DIRECTIONS FOR THIS TASK
Your task is to print every entry below exactly as given.

EXERCISE INPUT

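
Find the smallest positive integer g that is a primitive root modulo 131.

2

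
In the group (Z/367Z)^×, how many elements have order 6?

2

φ(367) = 367 − 1 = 366 = 2 · 3 · 61.
(Z/367Z)^× is cyclic (|G| = 366); a cyclic group of order m has exactly φ(d) elements of each order d | m, and none otherwise.
6 = 2 · 3 divides 366, and φ(6) = 2.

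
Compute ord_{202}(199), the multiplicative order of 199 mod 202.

The order of 199 must divide φ(202) = φ(2)·φ(101) = 1·100 = 100 = 2^2 · 5^2.
Divisors of 100: 1, 2, 4, 5, 10, 20, 25, 50, 100.
Compute 199^d (mod 202) for the divisors d until we hit 1:
199^1 ≡ 199
199^2 ≡ 9
199^4 ≡ 81
199^5 ≡ 161
199^10 ≡ 65
199^20 ≡ 185
199^25 ≡ 91
199^50 ≡ 201
199^100 ≡ 1
The smallest such exponent is 100, so the order of 199 is 100.

100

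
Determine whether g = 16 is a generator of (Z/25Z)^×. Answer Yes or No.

No

φ(25) = φ(5^2) = 5·(5−1) = 20 = 2^2 · 5.
16 is a primitive root mod 25 iff 16^(φ(25)/q) ≢ 1 for every prime q | φ(25), i.e. q ∈ {2, 5}.
16^10 ≡ 1 (mod 25)  [q = 2: ≡ 1 ✗]
16^4 ≡ 11 (mod 25)  [q = 5: ≢ 1 ✓]
Since 16^10 ≡ 1, the order of 16 divides 10 < 20, so 16 is not a primitive root.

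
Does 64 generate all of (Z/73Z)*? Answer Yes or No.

No

φ(73) = 73 − 1 = 72 = 2^3 · 3^2.
It suffices to check that the order of 64 is not a proper divisor of 72: compute 64^(72/q) for q ∈ {2, 3}.
64^36 ≡ 1 (mod 73)  [q = 2: ≡ 1 ✗]
64^24 ≡ 1 (mod 73)  [q = 3: ≡ 1 ✗]
The check at q = 2 fails, so 64 generates a proper subgroup.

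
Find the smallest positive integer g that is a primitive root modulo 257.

φ(257) = 257 − 1 = 256 = 2^8.
g is a primitive root iff g^(256/q) ≢ 1 (mod 257) for each prime q ∈ {2}.
g = 2: 2^128 ≡ 1 — hits 1, so not a primitive root.
g = 3: 3^128 ≡ 256 — none is 1, so 3 is a primitive root.
The smallest primitive root modulo 257 is 3.

3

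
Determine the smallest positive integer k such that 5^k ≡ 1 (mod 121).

55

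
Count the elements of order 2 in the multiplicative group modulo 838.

1

φ(838) = φ(2)·φ(419) = 1·418 = 418 = 2 · 11 · 19.
(Z/838Z)^× is cyclic (|G| = 418); a cyclic group of order m has exactly φ(d) elements of each order d | m, and none otherwise.
2 | 418, and φ(2) = 2 − 1 = 1.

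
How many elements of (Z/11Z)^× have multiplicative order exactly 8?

φ(11) = 11 − 1 = 10 = 2 · 5.
(Z/11Z)^× is cyclic (|G| = 10); a cyclic group of order m has exactly φ(d) elements of each order d | m, and none otherwise.
Since 8 ∤ 10, the count is 0.

0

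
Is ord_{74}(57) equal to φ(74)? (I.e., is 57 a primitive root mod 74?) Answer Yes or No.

Yes

φ(74) = φ(2)·φ(37) = 1·36 = 36 = 2^2 · 3^2.
An element g generates (Z/74Z)^× iff g^(36/q) ≢ 1 (mod 74) for each prime q ∈ {2, 3}.
57^18 ≡ 73 (mod 74)  [q = 2: ≢ 1 ✓]
57^12 ≡ 63 (mod 74)  [q = 3: ≢ 1 ✓]
All checks pass, so 57 has order 36 and is a primitive root modulo 74.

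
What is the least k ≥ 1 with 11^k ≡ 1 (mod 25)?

By Lagrange's theorem, ord_25(11) divides φ(25) = φ(5^2) = 5·(5−1) = 20 = 2^2 · 5.
Divisors of 20: 1, 2, 4, 5, 10, 20.
Test each divisor d:
11^1 ≡ 11 (mod 25)
11^2 ≡ 21 (mod 25)
11^4 ≡ 16 (mod 25)
11^5 ≡ 1 (mod 25) ✓
Therefore the multiplicative order of 11 modulo 25 is 5.

5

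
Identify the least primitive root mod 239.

φ(239) = 239 − 1 = 238 = 2 · 7 · 17.
g is a primitive root iff g^(238/q) ≢ 1 (mod 239) for each prime q ∈ {2, 7, 17}.
g = 2: 2^119 ≡ 1 — hits 1, so not a primitive root.
g = 3: 3^119 ≡ 1 — hits 1, so not a primitive root.
g = 4: 4^119 ≡ 1 — hits 1, so not a primitive root.
g = 5: 5^119 ≡ 1 — hits 1, so not a primitive root.
g = 6: 6^119 ≡ 1 — hits 1, so not a primitive root.
g = 7: 7^119 ≡ 238; 7^34 ≡ 24; 7^14 ≡ 211 — none is 1, so 7 is a primitive root.
So 7 is the smallest generator of (Z/239Z)^×.

7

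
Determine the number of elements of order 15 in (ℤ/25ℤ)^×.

0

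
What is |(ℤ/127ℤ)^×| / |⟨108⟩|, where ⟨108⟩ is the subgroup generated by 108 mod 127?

By Lagrange's theorem, ord_127(108) divides φ(127) = 127 − 1 = 126 = 2 · 3^2 · 7.
Divisors of 126: 1, 2, 3, 6, 7, 9, 14, 18, 21, 42, 63, 126.
Compute 108^d (mod 127) for the divisors d until we hit 1:
108^1 ≡ 108
108^2 ≡ 107
108^3 ≡ 126
108^6 ≡ 1
The order of 108 is 6, so the subgroup it generates has 6 elements.
Index = |(Z/127Z)^×| / |⟨108⟩| = 126 / 6 = 21.

21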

EXERCISE SOLUTION
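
Find the smallest positive integer g that is a primitive root modulo 131.

2

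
In the group (Z/367Z)^×, how many elements have order 6?

2

φ(367) = 367 − 1 = 366 = 2 · 3 · 61.
(Z/367Z)^× is cyclic (|G| = 366); a cyclic group of order m has exactly φ(d) elements of each order d | m, and none otherwise.
6 = 2 · 3 divides 366, and φ(6) = 2.

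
Compute ord_{202}(199), the multiplicative order of 199 mod 202.

The order of 199 must divide φ(202) = φ(2)·φ(101) = 1·100 = 100 = 2^2 · 5^2.
Divisors of 100: 1, 2, 4, 5, 10, 20, 25, 50, 100.
Compute 199^d (mod 202) for the divisors d until we hit 1:
199^1 ≡ 199
199^2 ≡ 9
199^4 ≡ 81
199^5 ≡ 161
199^10 ≡ 65
199^20 ≡ 185
199^25 ≡ 91
199^50 ≡ 201
199^100 ≡ 1
The smallest such exponent is 100, so the order of 199 is 100.

100

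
Determine whether g = 16 is a generator of (Z/25Z)^×. Answer Yes or No.

No

φ(25) = φ(5^2) = 5·(5−1) = 20 = 2^2 · 5.
16 is a primitive root mod 25 iff 16^(φ(25)/q) ≢ 1 for every prime q | φ(25), i.e. q ∈ {2, 5}.
16^10 ≡ 1 (mod 25)  [q = 2: ≡ 1 ✗]
16^4 ≡ 11 (mod 25)  [q = 5: ≢ 1 ✓]
Since 16^10 ≡ 1, the order of 16 divides 10 < 20, so 16 is not a primitive root.

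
Does 64 generate all of (Z/73Z)*? Answer Yes or No.

No

φ(73) = 73 − 1 = 72 = 2^3 · 3^2.
It suffices to check that the order of 64 is not a proper divisor of 72: compute 64^(72/q) for q ∈ {2, 3}.
64^36 ≡ 1 (mod 73)  [q = 2: ≡ 1 ✗]
64^24 ≡ 1 (mod 73)  [q = 3: ≡ 1 ✗]
The check at q = 2 fails, so 64 generates a proper subgroup.

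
Find the smallest positive integer g that is a primitive root modulo 257.

φ(257) = 257 − 1 = 256 = 2^8.
g is a primitive root iff g^(256/q) ≢ 1 (mod 257) for each prime q ∈ {2}.
g = 2: 2^128 ≡ 1 — hits 1, so not a primitive root.
g = 3: 3^128 ≡ 256 — none is 1, so 3 is a primitive root.
The smallest primitive root modulo 257 is 3.

3

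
Determine the smallest positive integer k such that 5^k ≡ 1 (mod 121).

55

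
Count the elements of order 2 in the multiplicative group modulo 838.

1

φ(838) = φ(2)·φ(419) = 1·418 = 418 = 2 · 11 · 19.
(Z/838Z)^× is cyclic (|G| = 418); a cyclic group of order m has exactly φ(d) elements of each order d | m, and none otherwise.
2 | 418, and φ(2) = 2 − 1 = 1.

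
How many elements of (Z/11Z)^× have multiplicative order exactly 8?

φ(11) = 11 − 1 = 10 = 2 · 5.
(Z/11Z)^× is cyclic (|G| = 10); a cyclic group of order m has exactly φ(d) elements of each order d | m, and none otherwise.
Since 8 ∤ 10, the count is 0.

0

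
Is ord_{74}(57) equal to φ(74)? (I.e., is 57 a primitive root mod 74?) Answer Yes or No.

Yes

φ(74) = φ(2)·φ(37) = 1·36 = 36 = 2^2 · 3^2.
An element g generates (Z/74Z)^× iff g^(36/q) ≢ 1 (mod 74) for each prime q ∈ {2, 3}.
57^18 ≡ 73 (mod 74)  [q = 2: ≢ 1 ✓]
57^12 ≡ 63 (mod 74)  [q = 3: ≢ 1 ✓]
All checks pass, so 57 has order 36 and is a primitive root modulo 74.

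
What is the least k ≥ 1 with 11^k ≡ 1 (mod 25)?

By Lagrange's theorem, ord_25(11) divides φ(25) = φ(5^2) = 5·(5−1) = 20 = 2^2 · 5.
Divisors of 20: 1, 2, 4, 5, 10, 20.
Test each divisor d:
11^1 ≡ 11 (mod 25)
11^2 ≡ 21 (mod 25)
11^4 ≡ 16 (mod 25)
11^5 ≡ 1 (mod 25) ✓
Therefore the multiplicative order of 11 modulo 25 is 5.

5

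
Identify the least primitive root mod 239.

φ(239) = 239 − 1 = 238 = 2 · 7 · 17.
g is a primitive root iff g^(238/q) ≢ 1 (mod 239) for each prime q ∈ {2, 7, 17}.
g = 2: 2^119 ≡ 1 — hits 1, so not a primitive root.
g = 3: 3^119 ≡ 1 — hits 1, so not a primitive root.
g = 4: 4^119 ≡ 1 — hits 1, so not a primitive root.
g = 5: 5^119 ≡ 1 — hits 1, so not a primitive root.
g = 6: 6^119 ≡ 1 — hits 1, so not a primitive root.
g = 7: 7^119 ≡ 238; 7^34 ≡ 24; 7^14 ≡ 211 — none is 1, so 7 is a primitive root.
So 7 is the smallest generator of (Z/239Z)^×.

7

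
Determine the number of elements of order 15 in (ℤ/25ℤ)^×.

0

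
What is |(ℤ/127ℤ)^×| / |⟨108⟩|, where ⟨108⟩ is the subgroup generated by 108 mod 127?

By Lagrange's theorem, ord_127(108) divides φ(127) = 127 − 1 = 126 = 2 · 3^2 · 7.
Divisors of 126: 1, 2, 3, 6, 7, 9, 14, 18, 21, 42, 63, 126.
Compute 108^d (mod 127) for the divisors d until we hit 1:
108^1 ≡ 108
108^2 ≡ 107
108^3 ≡ 126
108^6 ≡ 1
The order of 108 is 6, so the subgroup it generates has 6 elements.
Index = |(Z/127Z)^×| / |⟨108⟩| = 126 / 6 = 21.

21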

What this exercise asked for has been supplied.